* [How to complete this task] Below are some records; output exactly the lines from the line with "9. admit patient with severity 72" to the line with "19. treat next patient", both ends kept, and nothing more.

Excerpts from a dataset:

----

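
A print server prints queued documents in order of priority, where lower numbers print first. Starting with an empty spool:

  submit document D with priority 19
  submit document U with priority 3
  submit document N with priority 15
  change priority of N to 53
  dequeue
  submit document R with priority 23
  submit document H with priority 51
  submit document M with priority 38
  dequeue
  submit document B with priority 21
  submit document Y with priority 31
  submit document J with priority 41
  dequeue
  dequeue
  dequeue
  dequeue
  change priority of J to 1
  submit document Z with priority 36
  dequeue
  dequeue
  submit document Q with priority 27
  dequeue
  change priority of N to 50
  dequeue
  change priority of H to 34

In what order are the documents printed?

U → D → B → R → Y → M → J → Z → Q → N

add D (priority 19) → {D:19}
add U (priority 3) → {U:3, D:19}
add N (priority 15) → {U:3, N:15, D:19}
update N to priority 53 → {U:3, D:19, N:53}
dequeue → U; now {D:19, N:53}
add R (priority 23) → {D:19, R:23, N:53}
add H (priority 51) → {D:19, R:23, H:51, N:53}
add M (priority 38) → {D:19, R:23, M:38, H:51, N:53}
dequeue → D; now {R:23, M:38, H:51, N:53}
add B (priority 21) → {B:21, R:23, M:38, H:51, N:53}
add Y (priority 31) → {B:21, R:23, Y:31, M:38, H:51, N:53}
add J (priority 41) → {B:21, R:23, Y:31, M:38, J:41, H:51, N:53}
dequeue → B; now {R:23, Y:31, M:38, J:41, H:51, N:53}
dequeue → R; now {Y:31, M:38, J:41, H:51, N:53}
dequeue → Y; now {M:38, J:41, H:51, N:53}
dequeue → M; now {J:41, H:51, N:53}
update J to priority 1 → {J:1, H:51, N:53}
add Z (priority 36) → {J:1, Z:36, H:51, N:53}
dequeue → J; now {Z:36, H:51, N:53}
dequeue → Z; now {H:51, N:53}
add Q (priority 27) → {Q:27, H:51, N:53}
dequeue → Q; now {H:51, N:53}
update N to priority 50 → {N:50, H:51}
dequeue → N; now {H:51}
update H to priority 34 → {H:34}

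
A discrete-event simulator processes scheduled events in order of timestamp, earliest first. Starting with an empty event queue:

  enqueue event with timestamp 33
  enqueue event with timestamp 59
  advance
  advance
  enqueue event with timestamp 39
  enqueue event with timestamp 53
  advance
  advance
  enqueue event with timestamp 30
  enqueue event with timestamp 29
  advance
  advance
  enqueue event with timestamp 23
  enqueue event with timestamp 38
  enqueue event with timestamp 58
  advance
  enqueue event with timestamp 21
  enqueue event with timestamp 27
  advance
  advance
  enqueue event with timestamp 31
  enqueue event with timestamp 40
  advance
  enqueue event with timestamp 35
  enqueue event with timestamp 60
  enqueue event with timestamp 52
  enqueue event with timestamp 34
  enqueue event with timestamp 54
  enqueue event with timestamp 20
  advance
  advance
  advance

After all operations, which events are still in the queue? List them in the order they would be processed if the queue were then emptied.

[38, 40, 52, 54, 58, 60]

insert 33 → {33}
insert 59 → {33, 59}
advance → 33; now {59}
advance → 59; now {}
insert 39 → {39}
insert 53 → {39, 53}
advance → 39; now {53}
advance → 53; now {}
insert 30 → {30}
insert 29 → {29, 30}
advance → 29; now {30}
advance → 30; now {}
insert 23 → {23}
insert 38 → {23, 38}
insert 58 → {23, 38, 58}
advance → 23; now {38, 58}
insert 21 → {21, 38, 58}
insert 27 → {21, 27, 38, 58}
advance → 21; now {27, 38, 58}
advance → 27; now {38, 58}
insert 31 → {31, 38, 58}
insert 40 → {31, 38, 40, 58}
advance → 31; now {38, 40, 58}
insert 35 → {35, 38, 40, 58}
insert 60 → {35, 38, 40, 58, 60}
insert 52 → {35, 38, 40, 52, 58, 60}
insert 34 → {34, 35, 38, 40, 52, 58, 60}
insert 54 → {34, 35, 38, 40, 52, 54, 58, 60}
insert 20 → {20, 34, 35, 38, 40, 52, 54, 58, 60}
advance → 20; now {34, 35, 38, 40, 52, 54, 58, 60}
advance → 34; now {35, 38, 40, 52, 54, 58, 60}
advance → 35; now {38, 40, 52, 54, 58, 60}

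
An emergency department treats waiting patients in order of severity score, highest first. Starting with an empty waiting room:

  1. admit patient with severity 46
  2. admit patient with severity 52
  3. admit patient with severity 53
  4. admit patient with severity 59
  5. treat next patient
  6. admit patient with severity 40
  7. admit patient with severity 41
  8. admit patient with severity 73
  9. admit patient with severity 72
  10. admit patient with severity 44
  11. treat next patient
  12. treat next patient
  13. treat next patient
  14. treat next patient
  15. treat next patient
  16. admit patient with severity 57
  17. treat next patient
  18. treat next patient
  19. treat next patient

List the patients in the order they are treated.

insert 46 → {46}
insert 52 → {52, 46}
insert 53 → {53, 52, 46}
insert 59 → {59, 53, 52, 46}
treat next patient → 59; now {53, 52, 46}
insert 40 → {53, 52, 46, 40}
insert 41 → {53, 52, 46, 41, 40}
insert 73 → {73, 53, 52, 46, 41, 40}
insert 72 → {73, 72, 53, 52, 46, 41, 40}
insert 44 → {73, 72, 53, 52, 46, 44, 41, 40}
treat next patient → 73; now {72, 53, 52, 46, 44, 41, 40}
treat next patient → 72; now {53, 52, 46, 44, 41, 40}
treat next patient → 53; now {52, 46, 44, 41, 40}
treat next patient → 52; now {46, 44, 41, 40}
treat next patient → 46; now {44, 41, 40}
insert 57 → {57, 44, 41, 40}
treat next patient → 57; now {44, 41, 40}
treat next patient → 44; now {41, 40}
treat next patient → 41; now {40}

59 → 73 → 72 → 53 → 52 → 46 → 57 → 44 → 41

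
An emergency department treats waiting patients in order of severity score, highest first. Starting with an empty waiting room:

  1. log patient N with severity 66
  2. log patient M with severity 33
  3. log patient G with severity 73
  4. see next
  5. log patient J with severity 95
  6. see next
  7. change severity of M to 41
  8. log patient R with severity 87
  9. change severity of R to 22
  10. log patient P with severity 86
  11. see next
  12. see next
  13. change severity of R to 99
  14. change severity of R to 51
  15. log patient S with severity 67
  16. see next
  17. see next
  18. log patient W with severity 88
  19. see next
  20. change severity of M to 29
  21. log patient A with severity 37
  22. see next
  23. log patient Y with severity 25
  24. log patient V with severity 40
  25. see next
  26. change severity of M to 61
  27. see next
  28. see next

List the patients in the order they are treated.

add N (severity 66) → {N:66}
add M (severity 33) → {N:66, M:33}
add G (severity 73) → {G:73, N:66, M:33}
see next → G; now {N:66, M:33}
add J (severity 95) → {J:95, N:66, M:33}
see next → J; now {N:66, M:33}
update M to severity 41 → {N:66, M:41}
add R (severity 87) → {R:87, N:66, M:41}
update R to severity 22 → {N:66, M:41, R:22}
add P (severity 86) → {P:86, N:66, M:41, R:22}
see next → P; now {N:66, M:41, R:22}
see next → N; now {M:41, R:22}
update R to severity 99 → {R:99, M:41}
update R to severity 51 → {R:51, M:41}
add S (severity 67) → {S:67, R:51, M:41}
see next → S; now {R:51, M:41}
see next → R; now {M:41}
add W (severity 88) → {W:88, M:41}
see next → W; now {M:41}
update M to severity 29 → {M:29}
add A (severity 37) → {A:37, M:29}
see next → A; now {M:29}
add Y (severity 25) → {M:29, Y:25}
add V (severity 40) → {V:40, M:29, Y:25}
see next → V; now {M:29, Y:25}
update M to severity 61 → {M:61, Y:25}
see next → M; now {Y:25}
see next → Y; now {}

[G, J, P, N, S, R, W, A, V, M, Y]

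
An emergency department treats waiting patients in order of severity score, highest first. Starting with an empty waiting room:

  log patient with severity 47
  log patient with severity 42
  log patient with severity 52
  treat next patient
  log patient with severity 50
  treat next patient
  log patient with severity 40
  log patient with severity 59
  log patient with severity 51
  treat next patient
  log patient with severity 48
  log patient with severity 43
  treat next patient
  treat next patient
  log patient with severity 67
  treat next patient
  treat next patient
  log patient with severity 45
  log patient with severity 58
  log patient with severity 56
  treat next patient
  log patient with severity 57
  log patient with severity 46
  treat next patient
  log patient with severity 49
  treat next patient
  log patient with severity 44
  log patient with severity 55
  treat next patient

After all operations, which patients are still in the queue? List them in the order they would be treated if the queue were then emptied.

insert 47 → {47}
insert 42 → {47, 42}
insert 52 → {52, 47, 42}
treat next patient → 52; now {47, 42}
insert 50 → {50, 47, 42}
treat next patient → 50; now {47, 42}
insert 40 → {47, 42, 40}
insert 59 → {59, 47, 42, 40}
insert 51 → {59, 51, 47, 42, 40}
treat next patient → 59; now {51, 47, 42, 40}
insert 48 → {51, 48, 47, 42, 40}
insert 43 → {51, 48, 47, 43, 42, 40}
treat next patient → 51; now {48, 47, 43, 42, 40}
treat next patient → 48; now {47, 43, 42, 40}
insert 67 → {67, 47, 43, 42, 40}
treat next patient → 67; now {47, 43, 42, 40}
treat next patient → 47; now {43, 42, 40}
insert 45 → {45, 43, 42, 40}
insert 58 → {58, 45, 43, 42, 40}
insert 56 → {58, 56, 45, 43, 42, 40}
treat next patient → 58; now {56, 45, 43, 42, 40}
insert 57 → {57, 56, 45, 43, 42, 40}
insert 46 → {57, 56, 46, 45, 43, 42, 40}
treat next patient → 57; now {56, 46, 45, 43, 42, 40}
insert 49 → {56, 49, 46, 45, 43, 42, 40}
treat next patient → 56; now {49, 46, 45, 43, 42, 40}
insert 44 → {49, 46, 45, 44, 43, 42, 40}
insert 55 → {55, 49, 46, 45, 44, 43, 42, 40}
treat next patient → 55; now {49, 46, 45, 44, 43, 42, 40}

[49, 46, 45, 44, 43, 42, 40]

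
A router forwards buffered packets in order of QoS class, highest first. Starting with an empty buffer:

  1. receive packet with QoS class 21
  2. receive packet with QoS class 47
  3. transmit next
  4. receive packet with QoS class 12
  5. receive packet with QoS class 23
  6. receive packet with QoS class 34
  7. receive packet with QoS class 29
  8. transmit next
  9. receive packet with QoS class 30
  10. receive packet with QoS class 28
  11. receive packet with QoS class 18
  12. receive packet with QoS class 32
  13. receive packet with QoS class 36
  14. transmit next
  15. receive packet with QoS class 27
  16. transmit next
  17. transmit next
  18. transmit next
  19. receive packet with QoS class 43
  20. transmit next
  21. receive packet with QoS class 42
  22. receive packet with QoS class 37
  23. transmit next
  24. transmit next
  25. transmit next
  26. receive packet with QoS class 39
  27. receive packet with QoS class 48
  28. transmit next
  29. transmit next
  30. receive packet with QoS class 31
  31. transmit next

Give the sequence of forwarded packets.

insert 21 → {21}
insert 47 → {47, 21}
transmit next → 47; now {21}
insert 12 → {21, 12}
insert 23 → {23, 21, 12}
insert 34 → {34, 23, 21, 12}
insert 29 → {34, 29, 23, 21, 12}
transmit next → 34; now {29, 23, 21, 12}
insert 30 → {30, 29, 23, 21, 12}
insert 28 → {30, 29, 28, 23, 21, 12}
insert 18 → {30, 29, 28, 23, 21, 18, 12}
insert 32 → {32, 30, 29, 28, 23, 21, 18, 12}
insert 36 → {36, 32, 30, 29, 28, 23, 21, 18, 12}
transmit next → 36; now {32, 30, 29, 28, 23, 21, 18, 12}
insert 27 → {32, 30, 29, 28, 27, 23, 21, 18, 12}
transmit next → 32; now {30, 29, 28, 27, 23, 21, 18, 12}
transmit next → 30; now {29, 28, 27, 23, 21, 18, 12}
transmit next → 29; now {28, 27, 23, 21, 18, 12}
insert 43 → {43, 28, 27, 23, 21, 18, 12}
transmit next → 43; now {28, 27, 23, 21, 18, 12}
insert 42 → {42, 28, 27, 23, 21, 18, 12}
insert 37 → {42, 37, 28, 27, 23, 21, 18, 12}
transmit next → 42; now {37, 28, 27, 23, 21, 18, 12}
transmit next → 37; now {28, 27, 23, 21, 18, 12}
transmit next → 28; now {27, 23, 21, 18, 12}
insert 39 → {39, 27, 23, 21, 18, 12}
insert 48 → {48, 39, 27, 23, 21, 18, 12}
transmit next → 48; now {39, 27, 23, 21, 18, 12}
transmit next → 39; now {27, 23, 21, 18, 12}
insert 31 → {31, 27, 23, 21, 18, 12}
transmit next → 31; now {27, 23, 21, 18, 12}

47 → 34 → 36 → 32 → 30 → 29 → 43 → 42 → 37 → 28 → 48 → 39 → 31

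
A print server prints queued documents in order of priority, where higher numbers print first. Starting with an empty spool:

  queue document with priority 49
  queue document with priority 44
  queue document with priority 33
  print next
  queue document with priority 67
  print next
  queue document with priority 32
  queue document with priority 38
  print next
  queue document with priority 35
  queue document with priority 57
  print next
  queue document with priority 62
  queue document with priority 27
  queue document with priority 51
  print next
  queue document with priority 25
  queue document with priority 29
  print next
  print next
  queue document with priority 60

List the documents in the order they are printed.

[49, 67, 44, 57, 62, 51, 38]

insert 49 → {49}
insert 44 → {49, 44}
insert 33 → {49, 44, 33}
print next → 49; now {44, 33}
insert 67 → {67, 44, 33}
print next → 67; now {44, 33}
insert 32 → {44, 33, 32}
insert 38 → {44, 38, 33, 32}
print next → 44; now {38, 33, 32}
insert 35 → {38, 35, 33, 32}
insert 57 → {57, 38, 35, 33, 32}
print next → 57; now {38, 35, 33, 32}
insert 62 → {62, 38, 35, 33, 32}
insert 27 → {62, 38, 35, 33, 32, 27}
insert 51 → {62, 51, 38, 35, 33, 32, 27}
print next → 62; now {51, 38, 35, 33, 32, 27}
insert 25 → {51, 38, 35, 33, 32, 27, 25}
insert 29 → {51, 38, 35, 33, 32, 29, 27, 25}
print next → 51; now {38, 35, 33, 32, 29, 27, 25}
print next → 38; now {35, 33, 32, 29, 27, 25}
insert 60 → {60, 35, 33, 32, 29, 27, 25}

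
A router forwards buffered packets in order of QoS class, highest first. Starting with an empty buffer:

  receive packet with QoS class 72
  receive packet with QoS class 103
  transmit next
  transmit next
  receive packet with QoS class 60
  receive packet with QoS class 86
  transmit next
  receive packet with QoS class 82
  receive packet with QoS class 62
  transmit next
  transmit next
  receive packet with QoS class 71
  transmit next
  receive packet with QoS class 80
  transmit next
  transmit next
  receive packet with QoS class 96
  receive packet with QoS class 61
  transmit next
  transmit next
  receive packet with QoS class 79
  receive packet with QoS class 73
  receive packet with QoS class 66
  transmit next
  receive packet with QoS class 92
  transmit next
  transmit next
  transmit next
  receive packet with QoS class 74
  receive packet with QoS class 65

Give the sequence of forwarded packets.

insert 72 → {72}
insert 103 → {103, 72}
transmit next → 103; now {72}
transmit next → 72; now {}
insert 60 → {60}
insert 86 → {86, 60}
transmit next → 86; now {60}
insert 82 → {82, 60}
insert 62 → {82, 62, 60}
transmit next → 82; now {62, 60}
transmit next → 62; now {60}
insert 71 → {71, 60}
transmit next → 71; now {60}
insert 80 → {80, 60}
transmit next → 80; now {60}
transmit next → 60; now {}
insert 96 → {96}
insert 61 → {96, 61}
transmit next → 96; now {61}
transmit next → 61; now {}
insert 79 → {79}
insert 73 → {79, 73}
insert 66 → {79, 73, 66}
transmit next → 79; now {73, 66}
insert 92 → {92, 73, 66}
transmit next → 92; now {73, 66}
transmit next → 73; now {66}
transmit next → 66; now {}
insert 74 → {74}
insert 65 → {74, 65}

103, 72, 86, 82, 62, 71, 80, 60, 96, 61, 79, 92, 73, 66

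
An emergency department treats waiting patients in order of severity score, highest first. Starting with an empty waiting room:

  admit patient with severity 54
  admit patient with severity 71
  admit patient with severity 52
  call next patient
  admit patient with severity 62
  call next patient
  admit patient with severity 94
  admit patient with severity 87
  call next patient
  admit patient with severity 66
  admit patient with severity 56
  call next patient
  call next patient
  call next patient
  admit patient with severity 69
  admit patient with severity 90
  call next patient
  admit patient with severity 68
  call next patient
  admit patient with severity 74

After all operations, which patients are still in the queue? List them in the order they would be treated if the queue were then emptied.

74 → 68 → 54 → 52

insert 54 → {54}
insert 71 → {71, 54}
insert 52 → {71, 54, 52}
call next patient → 71; now {54, 52}
insert 62 → {62, 54, 52}
call next patient → 62; now {54, 52}
insert 94 → {94, 54, 52}
insert 87 → {94, 87, 54, 52}
call next patient → 94; now {87, 54, 52}
insert 66 → {87, 66, 54, 52}
insert 56 → {87, 66, 56, 54, 52}
call next patient → 87; now {66, 56, 54, 52}
call next patient → 66; now {56, 54, 52}
call next patient → 56; now {54, 52}
insert 69 → {69, 54, 52}
insert 90 → {90, 69, 54, 52}
call next patient → 90; now {69, 54, 52}
insert 68 → {69, 68, 54, 52}
call next patient → 69; now {68, 54, 52}
insert 74 → {74, 68, 54, 52}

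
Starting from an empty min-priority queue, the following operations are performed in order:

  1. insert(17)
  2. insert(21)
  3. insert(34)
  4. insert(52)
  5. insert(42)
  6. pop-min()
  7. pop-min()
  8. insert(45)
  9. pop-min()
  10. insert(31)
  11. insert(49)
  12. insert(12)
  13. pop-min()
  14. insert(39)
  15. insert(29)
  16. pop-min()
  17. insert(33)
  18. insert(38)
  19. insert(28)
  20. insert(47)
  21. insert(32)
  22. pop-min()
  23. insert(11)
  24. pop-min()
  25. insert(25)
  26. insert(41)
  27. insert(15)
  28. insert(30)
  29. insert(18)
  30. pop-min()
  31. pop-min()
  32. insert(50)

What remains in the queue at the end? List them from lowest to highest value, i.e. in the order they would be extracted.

25 → 30 → 31 → 32 → 33 → 38 → 39 → 41 → 42 → 45 → 47 → 49 → 50 → 52

insert 17 → {17}
insert 21 → {17, 21}
insert 34 → {17, 21, 34}
insert 52 → {17, 21, 34, 52}
insert 42 → {17, 21, 34, 42, 52}
pop-min → 17; now {21, 34, 42, 52}
pop-min → 21; now {34, 42, 52}
insert 45 → {34, 42, 45, 52}
pop-min → 34; now {42, 45, 52}
insert 31 → {31, 42, 45, 52}
insert 49 → {31, 42, 45, 49, 52}
insert 12 → {12, 31, 42, 45, 49, 52}
pop-min → 12; now {31, 42, 45, 49, 52}
insert 39 → {31, 39, 42, 45, 49, 52}
insert 29 → {29, 31, 39, 42, 45, 49, 52}
pop-min → 29; now {31, 39, 42, 45, 49, 52}
insert 33 → {31, 33, 39, 42, 45, 49, 52}
insert 38 → {31, 33, 38, 39, 42, 45, 49, 52}
insert 28 → {28, 31, 33, 38, 39, 42, 45, 49, 52}
insert 47 → {28, 31, 33, 38, 39, 42, 45, 47, 49, 52}
insert 32 → {28, 31, 32, 33, 38, 39, 42, 45, 47, 49, 52}
pop-min → 28; now {31, 32, 33, 38, 39, 42, 45, 47, 49, 52}
insert 11 → {11, 31, 32, 33, 38, 39, 42, 45, 47, 49, 52}
pop-min → 11; now {31, 32, 33, 38, 39, 42, 45, 47, 49, 52}
insert 25 → {25, 31, 32, 33, 38, 39, 42, 45, 47, 49, 52}
insert 41 → {25, 31, 32, 33, 38, 39, 41, 42, 45, 47, 49, 52}
insert 15 → {15, 25, 31, 32, 33, 38, 39, 41, 42, 45, 47, 49, 52}
insert 30 → {15, 25, 30, 31, 32, 33, 38, 39, 41, 42, 45, 47, 49, 52}
insert 18 → {15, 18, 25, 30, 31, 32, 33, 38, 39, 41, 42, 45, 47, 49, 52}
pop-min → 15; now {18, 25, 30, 31, 32, 33, 38, 39, 41, 42, 45, 47, 49, 52}
pop-min → 18; now {25, 30, 31, 32, 33, 38, 39, 41, 42, 45, 47, 49, 52}
insert 50 → {25, 30, 31, 32, 33, 38, 39, 41, 42, 45, 47, 49, 50, 52}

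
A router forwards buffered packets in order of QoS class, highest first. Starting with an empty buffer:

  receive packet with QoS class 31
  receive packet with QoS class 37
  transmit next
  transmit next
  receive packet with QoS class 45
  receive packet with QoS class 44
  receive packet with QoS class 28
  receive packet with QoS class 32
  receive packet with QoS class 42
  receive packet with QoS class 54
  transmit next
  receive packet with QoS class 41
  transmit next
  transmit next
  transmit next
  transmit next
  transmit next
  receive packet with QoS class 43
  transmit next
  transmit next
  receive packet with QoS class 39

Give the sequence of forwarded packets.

insert 31 → {31}
insert 37 → {37, 31}
transmit next → 37; now {31}
transmit next → 31; now {}
insert 45 → {45}
insert 44 → {45, 44}
insert 28 → {45, 44, 28}
insert 32 → {45, 44, 32, 28}
insert 42 → {45, 44, 42, 32, 28}
insert 54 → {54, 45, 44, 42, 32, 28}
transmit next → 54; now {45, 44, 42, 32, 28}
insert 41 → {45, 44, 42, 41, 32, 28}
transmit next → 45; now {44, 42, 41, 32, 28}
transmit next → 44; now {42, 41, 32, 28}
transmit next → 42; now {41, 32, 28}
transmit next → 41; now {32, 28}
transmit next → 32; now {28}
insert 43 → {43, 28}
transmit next → 43; now {28}
transmit next → 28; now {}
insert 39 → {39}

37 → 31 → 54 → 45 → 44 → 42 → 41 → 32 → 43 → 28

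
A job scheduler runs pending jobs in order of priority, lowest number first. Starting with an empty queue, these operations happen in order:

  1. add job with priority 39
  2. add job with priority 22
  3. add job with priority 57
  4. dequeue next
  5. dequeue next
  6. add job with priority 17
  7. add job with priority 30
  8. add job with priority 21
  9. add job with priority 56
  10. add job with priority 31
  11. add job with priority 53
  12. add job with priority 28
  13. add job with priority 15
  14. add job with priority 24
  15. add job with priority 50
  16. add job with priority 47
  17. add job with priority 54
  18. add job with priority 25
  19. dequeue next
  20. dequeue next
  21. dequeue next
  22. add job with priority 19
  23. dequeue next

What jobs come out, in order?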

----

* [Solution to the exercise]
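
  9. admit patient with severity 72
  10. admit patient with severity 44
  11. treat next patient
  12. treat next patient
  13. treat next patient
  14. treat next patient
  15. treat next patient
  16. admit patient with severity 57
  17. treat next patient
  18. treat next patient
  19. treat next patient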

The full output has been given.